Brief
Return every line of the data below word for word, including the punctuation.
_ _ _ _ _ _ _
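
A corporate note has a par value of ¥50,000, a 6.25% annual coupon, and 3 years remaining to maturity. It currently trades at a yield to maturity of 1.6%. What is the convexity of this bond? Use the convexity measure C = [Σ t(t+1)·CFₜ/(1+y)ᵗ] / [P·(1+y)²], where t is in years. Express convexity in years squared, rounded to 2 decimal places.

With y = 0.016:
  t   CF        PV=CF/(1+0.016)^t    t·PV        t(t+1)·PV
  1     3,125.00     3,075.7874     3,075.7874       6,151.5748
  2     3,125.00     3,027.3498     6,054.6996      18,164.0988
  3    53,125.00    50,654.4751   151,963.4252     607,853.7009
  Σ                 56,757.6123   161,093.9122     632,169.3746
P = 56,757.6123.
Convexity = Σ t(t+1)·PV / [P·(1+y)²] = 632,169.3746 / (56,757.6123 × 1.032256) = 10.79001.

10.79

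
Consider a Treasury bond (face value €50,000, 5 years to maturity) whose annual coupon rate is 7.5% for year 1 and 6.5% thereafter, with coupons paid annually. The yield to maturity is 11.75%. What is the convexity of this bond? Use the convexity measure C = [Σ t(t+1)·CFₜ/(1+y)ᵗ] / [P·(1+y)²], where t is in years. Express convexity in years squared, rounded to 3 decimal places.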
_ _ _ _ _ _ _
Reply to the exercise
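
A corporate note has a par value of ¥50,000, a 6.25% annual coupon, and 3 years remaining to maturity. It currently trades at a yield to maturity of 1.6%. What is the convexity of this bond? Use the convexity measure C = [Σ t(t+1)·CFₜ/(1+y)ᵗ] / [P·(1+y)²], where t is in years. Express convexity in years squared, rounded to 2 decimal places.

With y = 0.016:
  t   CF        PV=CF/(1+0.016)^t    t·PV        t(t+1)·PV
  1     3,125.00     3,075.7874     3,075.7874       6,151.5748
  2     3,125.00     3,027.3498     6,054.6996      18,164.0988
  3    53,125.00    50,654.4751   151,963.4252     607,853.7009
  Σ                 56,757.6123   161,093.9122     632,169.3746
P = 56,757.6123.
Convexity = Σ t(t+1)·PV / [P·(1+y)²] = 632,169.3746 / (56,757.6123 × 1.032256) = 10.79001.

10.79

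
Consider a Treasury bond (face value €50,000, 5 years to maturity) whose annual coupon rate is 7.5% for year 1 and 6.5% thereafter, with coupons paid annually. The yield to maturity is 11.75%. What is the convexity of this bond? Use the convexity measure C = [Σ t(t+1)·CFₜ/(1+y)ᵗ] / [P·(1+y)²], where t is in years. Express convexity in years squared, rounded to 3 decimal places.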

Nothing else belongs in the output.